* _Task instructions_
In the listing below, find the line with "The exposure rate at 2.40" and the line with "- source C: 5.17 R/h at 1.60 m". Repeat those two lines and all lines between them exactly.

* _Records for this task_
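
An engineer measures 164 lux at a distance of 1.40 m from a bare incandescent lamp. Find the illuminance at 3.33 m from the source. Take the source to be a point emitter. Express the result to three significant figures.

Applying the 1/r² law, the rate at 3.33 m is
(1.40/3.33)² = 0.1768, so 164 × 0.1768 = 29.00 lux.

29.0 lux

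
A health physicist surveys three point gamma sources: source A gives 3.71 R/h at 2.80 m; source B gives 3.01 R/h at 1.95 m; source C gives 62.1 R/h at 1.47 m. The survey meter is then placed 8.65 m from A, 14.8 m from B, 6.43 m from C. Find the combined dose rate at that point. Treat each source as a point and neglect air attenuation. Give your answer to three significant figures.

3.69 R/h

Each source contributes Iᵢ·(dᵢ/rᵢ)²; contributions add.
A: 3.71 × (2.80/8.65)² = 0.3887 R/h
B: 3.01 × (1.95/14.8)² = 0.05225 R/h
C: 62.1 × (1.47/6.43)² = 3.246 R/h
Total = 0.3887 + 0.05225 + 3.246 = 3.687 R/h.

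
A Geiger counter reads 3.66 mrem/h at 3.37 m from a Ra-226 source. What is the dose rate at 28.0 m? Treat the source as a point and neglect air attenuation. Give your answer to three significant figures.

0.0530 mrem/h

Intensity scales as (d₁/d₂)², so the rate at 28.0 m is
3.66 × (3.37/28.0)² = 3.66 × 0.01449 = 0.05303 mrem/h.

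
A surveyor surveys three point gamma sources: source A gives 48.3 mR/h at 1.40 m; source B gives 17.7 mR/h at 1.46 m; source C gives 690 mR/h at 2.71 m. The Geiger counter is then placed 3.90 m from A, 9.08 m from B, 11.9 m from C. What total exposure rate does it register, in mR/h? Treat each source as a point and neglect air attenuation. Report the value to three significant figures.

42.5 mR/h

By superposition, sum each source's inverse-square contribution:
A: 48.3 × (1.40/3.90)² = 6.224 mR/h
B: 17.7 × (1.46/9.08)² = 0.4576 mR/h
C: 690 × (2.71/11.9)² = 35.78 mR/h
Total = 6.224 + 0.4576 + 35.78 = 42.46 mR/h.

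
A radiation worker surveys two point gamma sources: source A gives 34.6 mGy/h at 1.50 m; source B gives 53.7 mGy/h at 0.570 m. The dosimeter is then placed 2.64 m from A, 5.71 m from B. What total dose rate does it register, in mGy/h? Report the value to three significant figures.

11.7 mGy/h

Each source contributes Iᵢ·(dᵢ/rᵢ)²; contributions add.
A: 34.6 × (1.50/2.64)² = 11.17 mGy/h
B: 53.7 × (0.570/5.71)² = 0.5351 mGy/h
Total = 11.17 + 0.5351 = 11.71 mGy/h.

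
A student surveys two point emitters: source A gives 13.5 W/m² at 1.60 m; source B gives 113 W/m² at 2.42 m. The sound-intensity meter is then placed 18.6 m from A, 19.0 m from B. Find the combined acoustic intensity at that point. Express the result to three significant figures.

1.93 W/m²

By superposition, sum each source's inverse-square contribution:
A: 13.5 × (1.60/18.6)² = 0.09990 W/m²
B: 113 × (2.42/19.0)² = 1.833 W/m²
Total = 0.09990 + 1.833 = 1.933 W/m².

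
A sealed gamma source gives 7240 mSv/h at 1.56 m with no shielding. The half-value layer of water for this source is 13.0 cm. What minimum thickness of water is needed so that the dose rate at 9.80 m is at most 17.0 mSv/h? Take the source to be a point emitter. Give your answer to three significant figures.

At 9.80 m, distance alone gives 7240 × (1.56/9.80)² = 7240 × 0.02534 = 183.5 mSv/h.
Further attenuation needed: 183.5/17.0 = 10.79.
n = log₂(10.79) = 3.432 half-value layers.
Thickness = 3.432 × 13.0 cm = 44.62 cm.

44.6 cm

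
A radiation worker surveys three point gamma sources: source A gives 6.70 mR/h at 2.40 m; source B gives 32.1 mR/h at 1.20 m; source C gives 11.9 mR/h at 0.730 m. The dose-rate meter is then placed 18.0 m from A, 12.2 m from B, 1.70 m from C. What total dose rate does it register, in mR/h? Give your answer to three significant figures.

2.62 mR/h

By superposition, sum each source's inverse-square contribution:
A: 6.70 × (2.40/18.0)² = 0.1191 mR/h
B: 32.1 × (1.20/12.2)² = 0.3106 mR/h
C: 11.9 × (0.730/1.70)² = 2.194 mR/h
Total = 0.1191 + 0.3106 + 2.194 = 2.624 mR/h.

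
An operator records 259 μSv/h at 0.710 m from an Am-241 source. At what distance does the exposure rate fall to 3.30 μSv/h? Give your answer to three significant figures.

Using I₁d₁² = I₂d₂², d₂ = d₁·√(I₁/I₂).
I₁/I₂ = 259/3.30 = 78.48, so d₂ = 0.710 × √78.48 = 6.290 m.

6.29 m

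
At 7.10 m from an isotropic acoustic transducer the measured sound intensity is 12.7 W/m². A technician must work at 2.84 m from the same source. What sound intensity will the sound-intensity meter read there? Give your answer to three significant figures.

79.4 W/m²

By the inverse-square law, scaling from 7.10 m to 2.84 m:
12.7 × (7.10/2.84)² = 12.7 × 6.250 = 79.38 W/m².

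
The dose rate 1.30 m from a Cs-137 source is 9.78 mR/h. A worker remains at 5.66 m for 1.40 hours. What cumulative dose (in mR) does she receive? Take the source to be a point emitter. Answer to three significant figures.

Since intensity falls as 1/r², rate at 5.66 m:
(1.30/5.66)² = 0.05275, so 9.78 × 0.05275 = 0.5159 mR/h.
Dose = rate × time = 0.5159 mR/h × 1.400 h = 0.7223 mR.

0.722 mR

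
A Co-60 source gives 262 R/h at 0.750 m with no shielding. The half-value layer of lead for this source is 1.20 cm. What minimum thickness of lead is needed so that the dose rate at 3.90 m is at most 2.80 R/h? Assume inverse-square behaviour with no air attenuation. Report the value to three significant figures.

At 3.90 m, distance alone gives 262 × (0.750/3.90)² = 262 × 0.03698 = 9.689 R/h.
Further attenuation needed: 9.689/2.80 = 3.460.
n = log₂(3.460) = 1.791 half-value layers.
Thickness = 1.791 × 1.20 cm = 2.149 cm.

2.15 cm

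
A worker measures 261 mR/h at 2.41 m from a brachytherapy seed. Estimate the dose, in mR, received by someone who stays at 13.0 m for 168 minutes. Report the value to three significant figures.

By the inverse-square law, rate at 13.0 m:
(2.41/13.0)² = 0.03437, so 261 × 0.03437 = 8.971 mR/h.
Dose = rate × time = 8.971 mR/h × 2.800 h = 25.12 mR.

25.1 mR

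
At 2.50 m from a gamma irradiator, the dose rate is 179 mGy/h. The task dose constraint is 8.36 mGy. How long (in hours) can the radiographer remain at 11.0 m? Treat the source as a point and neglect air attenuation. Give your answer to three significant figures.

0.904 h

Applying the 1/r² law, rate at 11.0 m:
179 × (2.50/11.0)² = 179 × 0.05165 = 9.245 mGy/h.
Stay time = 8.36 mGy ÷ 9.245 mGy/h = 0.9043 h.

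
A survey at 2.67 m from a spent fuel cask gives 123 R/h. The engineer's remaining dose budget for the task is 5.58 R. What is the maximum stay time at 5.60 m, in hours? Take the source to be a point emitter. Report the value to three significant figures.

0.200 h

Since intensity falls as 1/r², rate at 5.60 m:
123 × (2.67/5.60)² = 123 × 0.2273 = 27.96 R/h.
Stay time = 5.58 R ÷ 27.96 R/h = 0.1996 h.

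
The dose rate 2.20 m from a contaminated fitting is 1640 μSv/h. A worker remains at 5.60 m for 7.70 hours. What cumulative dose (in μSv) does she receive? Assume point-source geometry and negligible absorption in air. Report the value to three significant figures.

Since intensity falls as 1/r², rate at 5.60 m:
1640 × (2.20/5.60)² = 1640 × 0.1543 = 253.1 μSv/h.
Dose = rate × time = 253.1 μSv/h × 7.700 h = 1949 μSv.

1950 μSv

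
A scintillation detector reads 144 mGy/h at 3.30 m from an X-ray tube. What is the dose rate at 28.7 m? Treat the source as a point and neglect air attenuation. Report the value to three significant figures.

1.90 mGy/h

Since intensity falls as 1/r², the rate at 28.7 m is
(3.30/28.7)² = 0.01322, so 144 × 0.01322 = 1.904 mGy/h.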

--

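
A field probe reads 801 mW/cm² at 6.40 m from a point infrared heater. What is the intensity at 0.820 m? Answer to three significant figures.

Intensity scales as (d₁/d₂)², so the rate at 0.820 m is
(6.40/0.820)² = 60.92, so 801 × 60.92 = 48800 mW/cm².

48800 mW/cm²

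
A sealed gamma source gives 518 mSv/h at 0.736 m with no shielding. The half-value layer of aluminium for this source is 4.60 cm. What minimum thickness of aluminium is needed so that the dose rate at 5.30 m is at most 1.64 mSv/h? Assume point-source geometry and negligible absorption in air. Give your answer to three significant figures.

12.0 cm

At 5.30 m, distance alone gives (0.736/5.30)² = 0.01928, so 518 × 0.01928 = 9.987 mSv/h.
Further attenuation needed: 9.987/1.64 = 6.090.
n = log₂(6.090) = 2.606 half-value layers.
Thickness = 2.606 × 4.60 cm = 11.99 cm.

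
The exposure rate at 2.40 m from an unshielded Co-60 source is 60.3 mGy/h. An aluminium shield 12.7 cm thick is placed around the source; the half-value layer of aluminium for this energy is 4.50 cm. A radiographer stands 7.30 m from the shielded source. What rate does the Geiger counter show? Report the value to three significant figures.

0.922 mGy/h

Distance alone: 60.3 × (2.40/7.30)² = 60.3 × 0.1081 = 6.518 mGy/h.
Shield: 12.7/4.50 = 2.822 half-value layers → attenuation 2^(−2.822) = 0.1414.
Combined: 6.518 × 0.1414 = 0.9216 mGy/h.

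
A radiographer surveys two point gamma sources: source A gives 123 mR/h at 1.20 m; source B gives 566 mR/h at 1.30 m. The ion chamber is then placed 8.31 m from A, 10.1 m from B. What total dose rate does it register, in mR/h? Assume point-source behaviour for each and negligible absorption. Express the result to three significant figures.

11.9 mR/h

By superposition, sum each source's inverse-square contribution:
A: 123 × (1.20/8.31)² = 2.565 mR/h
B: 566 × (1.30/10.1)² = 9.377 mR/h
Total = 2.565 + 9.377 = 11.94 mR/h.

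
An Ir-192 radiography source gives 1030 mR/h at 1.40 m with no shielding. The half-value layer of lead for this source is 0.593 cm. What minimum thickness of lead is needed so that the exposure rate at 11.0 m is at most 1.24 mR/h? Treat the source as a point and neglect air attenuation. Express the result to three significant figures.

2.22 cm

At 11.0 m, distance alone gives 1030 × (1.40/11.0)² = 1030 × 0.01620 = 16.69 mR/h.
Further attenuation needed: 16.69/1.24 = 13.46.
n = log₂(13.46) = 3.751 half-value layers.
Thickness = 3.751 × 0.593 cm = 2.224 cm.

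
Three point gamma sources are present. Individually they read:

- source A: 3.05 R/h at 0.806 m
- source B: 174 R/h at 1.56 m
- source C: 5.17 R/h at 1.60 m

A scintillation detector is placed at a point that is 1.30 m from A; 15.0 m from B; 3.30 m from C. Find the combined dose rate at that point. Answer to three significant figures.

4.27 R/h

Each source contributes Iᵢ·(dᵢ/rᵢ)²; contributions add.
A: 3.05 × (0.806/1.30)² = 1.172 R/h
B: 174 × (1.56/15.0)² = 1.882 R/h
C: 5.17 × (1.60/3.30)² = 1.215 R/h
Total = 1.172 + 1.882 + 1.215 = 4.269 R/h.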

* * *

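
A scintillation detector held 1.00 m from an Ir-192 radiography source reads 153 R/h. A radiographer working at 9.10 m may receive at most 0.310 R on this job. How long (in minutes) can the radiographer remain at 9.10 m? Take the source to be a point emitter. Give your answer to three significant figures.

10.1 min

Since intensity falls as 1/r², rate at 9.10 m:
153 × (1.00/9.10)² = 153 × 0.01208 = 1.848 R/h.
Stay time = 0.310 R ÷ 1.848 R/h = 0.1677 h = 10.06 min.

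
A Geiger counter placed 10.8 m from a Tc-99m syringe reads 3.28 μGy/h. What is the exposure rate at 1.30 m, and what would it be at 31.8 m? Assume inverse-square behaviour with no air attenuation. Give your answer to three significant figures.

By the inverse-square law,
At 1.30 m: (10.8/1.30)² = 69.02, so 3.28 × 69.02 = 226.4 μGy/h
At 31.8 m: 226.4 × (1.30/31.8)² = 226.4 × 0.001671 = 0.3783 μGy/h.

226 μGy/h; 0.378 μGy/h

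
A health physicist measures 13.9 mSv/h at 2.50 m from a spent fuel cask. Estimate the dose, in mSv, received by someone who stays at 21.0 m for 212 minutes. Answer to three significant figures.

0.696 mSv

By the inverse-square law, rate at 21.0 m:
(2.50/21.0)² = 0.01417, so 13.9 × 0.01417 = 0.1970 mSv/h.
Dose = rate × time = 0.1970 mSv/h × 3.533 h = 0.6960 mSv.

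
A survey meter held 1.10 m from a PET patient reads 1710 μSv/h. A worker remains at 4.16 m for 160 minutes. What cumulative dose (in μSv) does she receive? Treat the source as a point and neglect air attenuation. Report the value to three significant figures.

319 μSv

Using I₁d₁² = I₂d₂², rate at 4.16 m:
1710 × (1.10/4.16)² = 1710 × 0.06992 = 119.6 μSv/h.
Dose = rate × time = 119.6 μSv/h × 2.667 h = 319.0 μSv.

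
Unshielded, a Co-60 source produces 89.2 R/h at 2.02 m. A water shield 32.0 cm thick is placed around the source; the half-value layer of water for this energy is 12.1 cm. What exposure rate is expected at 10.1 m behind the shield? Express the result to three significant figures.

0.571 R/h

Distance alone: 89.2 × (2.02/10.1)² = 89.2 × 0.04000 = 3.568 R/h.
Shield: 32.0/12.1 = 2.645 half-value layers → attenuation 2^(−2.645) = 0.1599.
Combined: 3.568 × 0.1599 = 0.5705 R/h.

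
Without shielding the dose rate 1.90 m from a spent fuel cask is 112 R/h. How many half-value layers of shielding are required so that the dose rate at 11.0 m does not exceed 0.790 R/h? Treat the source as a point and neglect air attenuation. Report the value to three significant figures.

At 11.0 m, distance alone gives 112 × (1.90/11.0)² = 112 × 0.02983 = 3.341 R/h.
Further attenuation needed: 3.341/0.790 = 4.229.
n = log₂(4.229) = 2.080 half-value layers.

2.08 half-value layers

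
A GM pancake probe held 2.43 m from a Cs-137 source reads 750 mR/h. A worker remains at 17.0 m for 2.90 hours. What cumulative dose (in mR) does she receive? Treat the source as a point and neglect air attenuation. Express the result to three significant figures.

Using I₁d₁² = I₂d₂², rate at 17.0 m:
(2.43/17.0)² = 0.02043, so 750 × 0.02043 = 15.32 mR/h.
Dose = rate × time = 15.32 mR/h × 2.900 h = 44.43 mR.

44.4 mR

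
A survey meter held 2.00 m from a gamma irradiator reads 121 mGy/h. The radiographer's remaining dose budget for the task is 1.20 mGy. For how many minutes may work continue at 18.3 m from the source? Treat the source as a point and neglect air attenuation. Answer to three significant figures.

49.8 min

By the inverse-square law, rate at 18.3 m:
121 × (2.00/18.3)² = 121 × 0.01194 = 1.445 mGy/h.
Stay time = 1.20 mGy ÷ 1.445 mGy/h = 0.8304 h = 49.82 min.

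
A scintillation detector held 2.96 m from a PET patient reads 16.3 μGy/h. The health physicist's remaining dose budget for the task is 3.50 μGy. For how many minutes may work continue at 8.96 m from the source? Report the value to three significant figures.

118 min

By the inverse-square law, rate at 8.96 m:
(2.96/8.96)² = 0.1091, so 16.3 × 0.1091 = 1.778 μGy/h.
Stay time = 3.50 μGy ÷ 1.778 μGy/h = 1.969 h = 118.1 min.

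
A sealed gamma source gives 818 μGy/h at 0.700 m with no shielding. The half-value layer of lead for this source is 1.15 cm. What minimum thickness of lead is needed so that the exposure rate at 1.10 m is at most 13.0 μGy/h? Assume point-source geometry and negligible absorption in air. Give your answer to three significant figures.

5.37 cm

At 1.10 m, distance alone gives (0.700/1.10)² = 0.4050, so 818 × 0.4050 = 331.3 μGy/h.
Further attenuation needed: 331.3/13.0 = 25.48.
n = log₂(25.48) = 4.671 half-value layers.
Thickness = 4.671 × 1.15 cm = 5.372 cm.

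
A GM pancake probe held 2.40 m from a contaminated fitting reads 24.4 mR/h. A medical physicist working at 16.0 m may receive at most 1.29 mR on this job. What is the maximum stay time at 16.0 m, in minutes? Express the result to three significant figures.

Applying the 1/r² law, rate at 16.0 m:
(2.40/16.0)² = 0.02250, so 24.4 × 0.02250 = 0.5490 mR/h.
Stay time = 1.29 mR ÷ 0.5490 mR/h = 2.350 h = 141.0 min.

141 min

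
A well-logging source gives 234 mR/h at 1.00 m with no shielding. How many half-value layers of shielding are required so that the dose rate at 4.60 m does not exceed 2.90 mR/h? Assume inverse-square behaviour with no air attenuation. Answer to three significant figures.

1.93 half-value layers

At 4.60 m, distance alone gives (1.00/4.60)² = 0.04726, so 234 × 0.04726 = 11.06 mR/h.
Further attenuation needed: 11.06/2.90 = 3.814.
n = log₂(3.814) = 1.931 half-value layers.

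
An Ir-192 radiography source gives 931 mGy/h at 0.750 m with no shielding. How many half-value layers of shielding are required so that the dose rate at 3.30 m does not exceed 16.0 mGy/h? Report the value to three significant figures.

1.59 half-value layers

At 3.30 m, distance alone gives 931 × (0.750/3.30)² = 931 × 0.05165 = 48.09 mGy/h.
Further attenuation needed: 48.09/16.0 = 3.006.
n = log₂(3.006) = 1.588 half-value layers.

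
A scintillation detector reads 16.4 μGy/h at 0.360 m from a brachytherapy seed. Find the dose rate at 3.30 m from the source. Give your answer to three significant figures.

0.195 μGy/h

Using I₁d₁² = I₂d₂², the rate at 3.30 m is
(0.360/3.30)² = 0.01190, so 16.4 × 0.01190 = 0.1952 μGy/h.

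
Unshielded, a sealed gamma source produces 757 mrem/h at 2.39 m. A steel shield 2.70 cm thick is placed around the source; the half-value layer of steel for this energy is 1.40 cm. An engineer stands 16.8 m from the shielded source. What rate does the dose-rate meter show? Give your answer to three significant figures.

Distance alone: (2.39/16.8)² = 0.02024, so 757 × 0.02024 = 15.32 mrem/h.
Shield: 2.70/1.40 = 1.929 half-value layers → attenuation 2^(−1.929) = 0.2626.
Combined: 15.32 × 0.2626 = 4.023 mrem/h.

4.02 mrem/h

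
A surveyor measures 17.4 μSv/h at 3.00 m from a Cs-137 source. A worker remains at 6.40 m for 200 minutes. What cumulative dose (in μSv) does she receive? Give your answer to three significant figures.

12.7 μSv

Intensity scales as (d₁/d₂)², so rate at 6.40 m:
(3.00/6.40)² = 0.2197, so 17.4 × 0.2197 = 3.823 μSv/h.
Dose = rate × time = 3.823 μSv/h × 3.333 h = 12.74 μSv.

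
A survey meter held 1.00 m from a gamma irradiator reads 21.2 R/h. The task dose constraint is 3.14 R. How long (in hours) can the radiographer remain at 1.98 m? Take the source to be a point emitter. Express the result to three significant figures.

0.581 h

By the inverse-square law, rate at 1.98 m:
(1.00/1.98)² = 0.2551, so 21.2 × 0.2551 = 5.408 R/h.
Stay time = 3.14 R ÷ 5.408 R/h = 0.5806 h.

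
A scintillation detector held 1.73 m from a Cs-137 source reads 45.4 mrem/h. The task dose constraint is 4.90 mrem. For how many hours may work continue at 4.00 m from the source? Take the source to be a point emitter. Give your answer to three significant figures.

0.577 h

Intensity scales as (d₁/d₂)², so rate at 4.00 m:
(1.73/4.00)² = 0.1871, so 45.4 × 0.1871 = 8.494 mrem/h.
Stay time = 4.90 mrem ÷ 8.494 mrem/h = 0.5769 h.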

* _Exercise solution_
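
The exposure rate at 2.40 m from an unshielded Co-60 source is 60.3 mGy/h. An aluminium shield 12.7 cm thick is placed around the source; the half-value layer of aluminium for this energy is 4.50 cm. A radiographer stands 7.30 m from the shielded source. What rate does the Geiger counter show? Report the value to three significant figures.

0.922 mGy/h

Distance alone: 60.3 × (2.40/7.30)² = 60.3 × 0.1081 = 6.518 mGy/h.
Shield: 12.7/4.50 = 2.822 half-value layers → attenuation 2^(−2.822) = 0.1414.
Combined: 6.518 × 0.1414 = 0.9216 mGy/h.

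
A radiographer surveys two point gamma sources: source A gives 123 mR/h at 1.20 m; source B gives 566 mR/h at 1.30 m. The ion chamber is then placed 8.31 m from A, 10.1 m from B. What total dose rate does it register, in mR/h? Assume point-source behaviour for each and negligible absorption. Express the result to three significant figures.

11.9 mR/h

By superposition, sum each source's inverse-square contribution:
A: 123 × (1.20/8.31)² = 2.565 mR/h
B: 566 × (1.30/10.1)² = 9.377 mR/h
Total = 2.565 + 9.377 = 11.94 mR/h.

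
An Ir-192 radiography source gives 1030 mR/h at 1.40 m with no shielding. The half-value layer of lead for this source is 0.593 cm. What minimum thickness of lead is needed so that the exposure rate at 11.0 m is at most 1.24 mR/h? Treat the source as a point and neglect air attenuation. Express the result to three significant figures.

2.22 cm

At 11.0 m, distance alone gives 1030 × (1.40/11.0)² = 1030 × 0.01620 = 16.69 mR/h.
Further attenuation needed: 16.69/1.24 = 13.46.
n = log₂(13.46) = 3.751 half-value layers.
Thickness = 3.751 × 0.593 cm = 2.224 cm.

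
Three point gamma sources are present. Individually they read:

- source A: 3.05 R/h at 0.806 m
- source B: 174 R/h at 1.56 m
- source C: 5.17 R/h at 1.60 m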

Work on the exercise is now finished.